• **Activity**
What is expected is a word-for-word copy of all the entries.

• **Records shown**
- Opening Delimiter -

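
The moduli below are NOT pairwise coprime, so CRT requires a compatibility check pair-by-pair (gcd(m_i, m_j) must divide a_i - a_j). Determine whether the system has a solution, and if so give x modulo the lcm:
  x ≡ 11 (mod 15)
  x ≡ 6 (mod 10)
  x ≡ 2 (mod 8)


Moduli 15, 10, 8 are not pairwise coprime, so CRT works modulo lcm(m_i) when all pairwise compatibility conditions hold.
Pairwise compatibility: gcd(m_i, m_j) must divide a_i - a_j for every pair.
Merge one congruence at a time:
  Start: x ≡ 11 (mod 15).
  Combine with x ≡ 6 (mod 10): gcd(15, 10) = 5; 6 - 11 = -5, which IS divisible by 5, so compatible.
    Write x = 11 + 15·t and substitute into x ≡ 6 (mod 10): 15·t ≡ 6 − 11 = -5 (mod 10).
    Divide the congruence (and modulus) by g = 5: 3·t ≡ -1 (mod 2).
    Reduce coefficients mod 2: 1·t ≡ 1 (mod 2).
    So t ≡ 1 (mod 2).
    Then x = 11 + 15·1 = 26, valid modulo lcm(15, 10) = 30: x ≡ 26 (mod 30).
  Combine with x ≡ 2 (mod 8): gcd(30, 8) = 2; 2 - 26 = -24, which IS divisible by 2, so compatible.
    Write x = 26 + 30·t and substitute into x ≡ 2 (mod 8): 30·t ≡ 2 − 26 = -24 (mod 8).
    Divide the congruence (and modulus) by g = 2: 15·t ≡ -12 (mod 4).
    Reduce coefficients mod 4: 3·t ≡ 0 (mod 4).
    The inverse of 3 mod 4 is 3 (since 3·3 = 9 = 2·4 + 1), so t ≡ 3·0 = 0 ≡ 0 (mod 4).
    Then x = 26 + 30·0 = 26, valid modulo lcm(30, 8) = 120: x ≡ 26 (mod 120).
Verify: 26 mod 15 = 11, 26 mod 10 = 6, 26 mod 8 = 2.

x ≡ 26 (mod 120).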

- Closing Delimiter -

• **Finished exercise**
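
The moduli below are NOT pairwise coprime, so CRT requires a compatibility check pair-by-pair (gcd(m_i, m_j) must divide a_i - a_j). Determine whether the system has a solution, and if so give x modulo the lcm:
  x ≡ 11 (mod 15)
  x ≡ 6 (mod 10)
  x ≡ 2 (mod 8)


Moduli 15, 10, 8 are not pairwise coprime, so CRT works modulo lcm(m_i) when all pairwise compatibility conditions hold.
Pairwise compatibility: gcd(m_i, m_j) must divide a_i - a_j for every pair.
Merge one congruence at a time:
  Start: x ≡ 11 (mod 15).
  Combine with x ≡ 6 (mod 10): gcd(15, 10) = 5; 6 - 11 = -5, which IS divisible by 5, so compatible.
    Write x = 11 + 15·t and substitute into x ≡ 6 (mod 10): 15·t ≡ 6 − 11 = -5 (mod 10).
    Divide the congruence (and modulus) by g = 5: 3·t ≡ -1 (mod 2).
    Reduce coefficients mod 2: 1·t ≡ 1 (mod 2).
    So t ≡ 1 (mod 2).
    Then x = 11 + 15·1 = 26, valid modulo lcm(15, 10) = 30: x ≡ 26 (mod 30).
  Combine with x ≡ 2 (mod 8): gcd(30, 8) = 2; 2 - 26 = -24, which IS divisible by 2, so compatible.
    Write x = 26 + 30·t and substitute into x ≡ 2 (mod 8): 30·t ≡ 2 − 26 = -24 (mod 8).
    Divide the congruence (and modulus) by g = 2: 15·t ≡ -12 (mod 4).
    Reduce coefficients mod 4: 3·t ≡ 0 (mod 4).
    The inverse of 3 mod 4 is 3 (since 3·3 = 9 = 2·4 + 1), so t ≡ 3·0 = 0 ≡ 0 (mod 4).
    Then x = 26 + 30·0 = 26, valid modulo lcm(30, 8) = 120: x ≡ 26 (mod 120).
Verify: 26 mod 15 = 11, 26 mod 10 = 6, 26 mod 8 = 2.

x ≡ 26 (mod 120).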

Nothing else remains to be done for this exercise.